### [Required work]
Each line below should be written out again exactly.

Stored items
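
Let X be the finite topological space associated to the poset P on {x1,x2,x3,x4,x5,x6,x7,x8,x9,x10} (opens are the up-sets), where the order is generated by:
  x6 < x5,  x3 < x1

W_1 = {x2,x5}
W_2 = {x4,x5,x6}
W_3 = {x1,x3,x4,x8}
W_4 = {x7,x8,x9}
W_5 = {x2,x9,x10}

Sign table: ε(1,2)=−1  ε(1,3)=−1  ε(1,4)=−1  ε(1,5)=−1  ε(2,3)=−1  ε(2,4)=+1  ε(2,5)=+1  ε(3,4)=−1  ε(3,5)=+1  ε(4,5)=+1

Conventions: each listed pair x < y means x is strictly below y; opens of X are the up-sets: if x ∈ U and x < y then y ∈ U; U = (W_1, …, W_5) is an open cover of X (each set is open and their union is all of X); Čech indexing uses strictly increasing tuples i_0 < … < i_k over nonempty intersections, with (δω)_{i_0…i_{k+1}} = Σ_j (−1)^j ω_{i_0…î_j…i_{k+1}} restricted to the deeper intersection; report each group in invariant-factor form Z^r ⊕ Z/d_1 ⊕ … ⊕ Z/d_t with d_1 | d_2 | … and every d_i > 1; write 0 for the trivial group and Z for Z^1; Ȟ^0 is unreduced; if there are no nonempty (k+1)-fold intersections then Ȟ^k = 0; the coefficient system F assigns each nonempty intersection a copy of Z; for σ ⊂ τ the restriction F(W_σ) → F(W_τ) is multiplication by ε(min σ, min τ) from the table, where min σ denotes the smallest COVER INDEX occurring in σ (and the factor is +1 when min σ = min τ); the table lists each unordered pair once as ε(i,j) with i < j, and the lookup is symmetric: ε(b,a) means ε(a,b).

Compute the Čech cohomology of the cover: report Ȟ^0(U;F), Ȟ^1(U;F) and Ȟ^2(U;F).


Ȟ^0 ≅ Z, Ȟ^1 ≅ Z and Ȟ^2 ≅ 0

intersection data:
  W12={x5} W15={x2} W23={x4} W34={x8} W45={x9}
C dims 5,5; δ0: rk 4, SNF 1^4
Ȟ^0 = (5 − 4) − 0 = 1, so Ȟ^0 ≅ Z
Ȟ^1 = (5 − 0) − 4 = 1, so Ȟ^1 ≅ Z
Ȟ^2 = (0 − 0) − 0 = 0, so Ȟ^2 ≅ 0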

### [Result of this task]
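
Let X be the finite topological space associated to the poset P on {x1,x2,x3,x4,x5,x6,x7,x8,x9,x10} (opens are the up-sets), where the order is generated by:
  x6 < x5,  x3 < x1

W_1 = {x2,x5}
W_2 = {x4,x5,x6}
W_3 = {x1,x3,x4,x8}
W_4 = {x7,x8,x9}
W_5 = {x2,x9,x10}

Sign table: ε(1,2)=−1  ε(1,3)=−1  ε(1,4)=−1  ε(1,5)=−1  ε(2,3)=−1  ε(2,4)=+1  ε(2,5)=+1  ε(3,4)=−1  ε(3,5)=+1  ε(4,5)=+1

Conventions: each listed pair x < y means x is strictly below y; opens of X are the up-sets: if x ∈ U and x < y then y ∈ U; U = (W_1, …, W_5) is an open cover of X (each set is open and their union is all of X); Čech indexing uses strictly increasing tuples i_0 < … < i_k over nonempty intersections, with (δω)_{i_0…i_{k+1}} = Σ_j (−1)^j ω_{i_0…î_j…i_{k+1}} restricted to the deeper intersection; report each group in invariant-factor form Z^r ⊕ Z/d_1 ⊕ … ⊕ Z/d_t with d_1 | d_2 | … and every d_i > 1; write 0 for the trivial group and Z for Z^1; Ȟ^0 is unreduced; if there are no nonempty (k+1)-fold intersections then Ȟ^k = 0; the coefficient system F assigns each nonempty intersection a copy of Z; for σ ⊂ τ the restriction F(W_σ) → F(W_τ) is multiplication by ε(min σ, min τ) from the table, where min σ denotes the smallest COVER INDEX occurring in σ (and the factor is +1 when min σ = min τ); the table lists each unordered pair once as ε(i,j) with i < j, and the lookup is symmetric: ε(b,a) means ε(a,b).

Compute the Čech cohomology of the cover: report Ȟ^0(U;F), Ȟ^1(U;F) and Ȟ^2(U;F).


Ȟ^0 ≅ Z, Ȟ^1 ≅ Z and Ȟ^2 ≅ 0

intersection data:
  W12={x5} W15={x2} W23={x4} W34={x8} W45={x9}
C dims 5,5; δ0: rk 4, SNF 1^4
Ȟ^0 = (5 − 4) − 0 = 1, so Ȟ^0 ≅ Z
Ȟ^1 = (5 − 0) − 4 = 1, so Ȟ^1 ≅ Z
Ȟ^2 = (0 − 0) − 0 = 0, so Ȟ^2 ≅ 0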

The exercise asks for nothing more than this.